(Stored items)
☆ ☆ ☆ ☆

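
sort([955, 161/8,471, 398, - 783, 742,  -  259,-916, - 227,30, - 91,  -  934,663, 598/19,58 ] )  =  [ - 934,-916, - 783,  -  259, - 227,-91,161/8, 30, 598/19,58,  398 , 471,663, 742,955]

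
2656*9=23904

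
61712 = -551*(- 112) 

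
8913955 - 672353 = 8241602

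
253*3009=761277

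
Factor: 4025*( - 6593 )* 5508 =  -146164832100 = - 2^2 * 3^4*5^2 * 7^1*17^1 * 19^1 * 23^1*347^1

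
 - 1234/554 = -617/277= - 2.23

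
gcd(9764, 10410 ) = 2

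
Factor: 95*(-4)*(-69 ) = 2^2*3^1*5^1 * 19^1*23^1 = 26220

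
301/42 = 43/6=7.17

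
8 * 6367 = 50936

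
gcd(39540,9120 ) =60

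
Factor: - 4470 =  - 2^1*3^1*5^1*149^1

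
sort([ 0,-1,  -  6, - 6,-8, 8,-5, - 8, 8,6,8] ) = [ - 8, - 8 , - 6,- 6 ,  -  5, - 1,0, 6,8, 8,8]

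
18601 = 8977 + 9624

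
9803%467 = 463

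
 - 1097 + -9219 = - 10316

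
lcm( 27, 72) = 216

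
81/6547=81/6547  =  0.01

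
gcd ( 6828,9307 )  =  1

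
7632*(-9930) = - 75785760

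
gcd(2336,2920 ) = 584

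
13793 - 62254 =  - 48461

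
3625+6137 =9762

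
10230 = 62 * 165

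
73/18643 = 73/18643 = 0.00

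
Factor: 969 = 3^1*17^1*19^1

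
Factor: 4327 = 4327^1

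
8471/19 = 445  +  16/19 = 445.84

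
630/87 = 7 + 7/29=7.24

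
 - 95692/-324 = 295+28/81  =  295.35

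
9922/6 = 1653 + 2/3 = 1653.67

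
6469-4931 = 1538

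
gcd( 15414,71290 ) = 2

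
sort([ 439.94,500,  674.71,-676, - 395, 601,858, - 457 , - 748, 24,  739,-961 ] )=[-961,  -  748,-676, - 457 , - 395,24,439.94,500,601, 674.71, 739, 858 ]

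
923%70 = 13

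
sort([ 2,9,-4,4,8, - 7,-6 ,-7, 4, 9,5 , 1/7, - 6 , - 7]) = [- 7 , - 7, - 7, - 6,  -  6 ,-4,1/7,2,  4,4,5,8, 9,9]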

☆ ☆ ☆ ☆

[Your assignment] Among the records above, only the lines between the line holding "8913955 - 672353 = 8241602" and the line holding "gcd(2336,2920 ) = 584", inclusive, are to be output, exactly as written.

[Exercise response]
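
8913955 - 672353 = 8241602

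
253*3009=761277

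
Factor: 4025*( - 6593 )* 5508 =  -146164832100 = - 2^2 * 3^4*5^2 * 7^1*17^1 * 19^1 * 23^1*347^1

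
 - 1234/554 = -617/277= - 2.23

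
gcd(9764, 10410 ) = 2

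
Factor: 95*(-4)*(-69 ) = 2^2*3^1*5^1 * 19^1*23^1 = 26220

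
301/42 = 43/6=7.17

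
8 * 6367 = 50936

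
gcd(39540,9120 ) =60

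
Factor: - 4470 =  - 2^1*3^1*5^1*149^1

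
sort([ 0,-1,  -  6, - 6,-8, 8,-5, - 8, 8,6,8] ) = [ - 8, - 8 , - 6,- 6 ,  -  5, - 1,0, 6,8, 8,8]

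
18601 = 8977 + 9624

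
9803%467 = 463

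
 - 1097 + -9219 = - 10316

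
lcm( 27, 72) = 216

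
81/6547=81/6547  =  0.01

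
gcd ( 6828,9307 )  =  1

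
7632*(-9930) = - 75785760

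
gcd(2336,2920 ) = 584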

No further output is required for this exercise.